## [Prompt]
Your answer should be each line of the entries that contains the word "hour", copied in full.

## [Entries shown]
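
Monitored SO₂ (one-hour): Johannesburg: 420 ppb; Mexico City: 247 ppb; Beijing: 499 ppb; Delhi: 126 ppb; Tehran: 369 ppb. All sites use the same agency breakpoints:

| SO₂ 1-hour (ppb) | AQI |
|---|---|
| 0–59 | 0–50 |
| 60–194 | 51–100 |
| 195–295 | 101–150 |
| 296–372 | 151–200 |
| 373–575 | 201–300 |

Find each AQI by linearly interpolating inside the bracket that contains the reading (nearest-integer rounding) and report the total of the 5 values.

886

Johannesburg: 420 ∈ [373, 575] ↔ index [201, 300].
201 + (420−373)·(300−201)/(575−373) = 201 + 47·99/202 ≈ 224.03, so AQI = 224.
Mexico City: row 195–295 (AQI 101–150). (150−101)·(247−195)/(295−195) + 101 = 49·52/100 + 101 ≈ 126.48 → 126.
Beijing 499: bracket 373–575 → index 201–300; slope 99/202, offset 126.
AQI = 201 + 99/202·126 ≈ 262.75 ⇒ 263.
Delhi: 126 lies in 60–194, so I_lo=51, I_hi=100, C_lo=60, C_hi=194.
(100−51)/(194−60) × (126−60) + 51 = 49/134 × 66 + 51 ≈ 75.13 → 75.
Tehran: 369 lies in 296–372, so I_lo=151, I_hi=200, C_lo=296, C_hi=372.
(200−151)/(372−296) × (369−296) + 151 = 49/76 × 73 + 151 ≈ 198.07 → 198.
AQIs: Johannesburg=224, Mexico City=126, Beijing=263, Delhi=75, Tehran=198. Sum = 224 + 126 + 263 + 75 + 198 = 886.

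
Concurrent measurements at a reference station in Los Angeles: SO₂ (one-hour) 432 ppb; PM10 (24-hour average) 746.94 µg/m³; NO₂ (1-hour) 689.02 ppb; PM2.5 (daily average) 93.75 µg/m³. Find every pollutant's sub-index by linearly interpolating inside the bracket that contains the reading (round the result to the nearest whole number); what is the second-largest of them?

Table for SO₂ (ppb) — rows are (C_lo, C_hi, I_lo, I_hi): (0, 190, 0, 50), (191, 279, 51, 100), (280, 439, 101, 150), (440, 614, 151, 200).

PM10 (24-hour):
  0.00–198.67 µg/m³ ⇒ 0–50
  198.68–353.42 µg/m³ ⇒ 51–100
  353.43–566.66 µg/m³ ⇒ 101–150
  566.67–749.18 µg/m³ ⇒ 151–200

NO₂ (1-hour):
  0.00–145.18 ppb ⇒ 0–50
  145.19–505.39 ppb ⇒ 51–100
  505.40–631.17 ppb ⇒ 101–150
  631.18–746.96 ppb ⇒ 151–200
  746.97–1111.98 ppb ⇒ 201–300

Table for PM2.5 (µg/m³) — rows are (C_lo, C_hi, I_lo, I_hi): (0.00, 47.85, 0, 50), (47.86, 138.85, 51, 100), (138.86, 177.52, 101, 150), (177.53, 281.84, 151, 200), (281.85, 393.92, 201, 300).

SO₂: row 280–439 (AQI 101–150). (150−101)·(432−280)/(439−280) + 101 = 49·152/159 + 101 ≈ 147.84 → 148.
PM10: 746.94 ∈ [566.67, 749.18] ↔ index [151, 200].
151 + (746.94−566.67)·(200−151)/(749.18−566.67) = 151 + 180.27·49/182.51 ≈ 199.40, so AQI = 199.
NO₂: row 631.18–746.96 (AQI 151–200). (200−151)·(689.02−631.18)/(746.96−631.18) + 151 = 49·57.84/115.78 + 151 ≈ 175.48 → 175.
PM2.5: 93.75 ∈ [47.86, 138.85] ↔ index [51, 100].
51 + (93.75−47.86)·(100−51)/(138.85−47.86) = 51 + 45.89·49/90.99 ≈ 75.71, so AQI = 76.
Sub-indices: SO₂→148, PM10→199, NO₂→175, PM2.5→76. Ranked high→low: 199, 175, 148, 76. Second-highest sub-index = 175.

175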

## [Your response]
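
Monitored SO₂ (one-hour): Johannesburg: 420 ppb; Mexico City: 247 ppb; Beijing: 499 ppb; Delhi: 126 ppb; Tehran: 369 ppb. All sites use the same agency breakpoints:
| SO₂ 1-hour (ppb) | AQI |
Concurrent measurements at a reference station in Los Angeles: SO₂ (one-hour) 432 ppb; PM10 (24-hour average) 746.94 µg/m³; NO₂ (1-hour) 689.02 ppb; PM2.5 (daily average) 93.75 µg/m³. Find every pollutant's sub-index by linearly interpolating inside the bracket that contains the reading (round the result to the nearest whole number); what is the second-largest of them?
PM10 (24-hour):
NO₂ (1-hour):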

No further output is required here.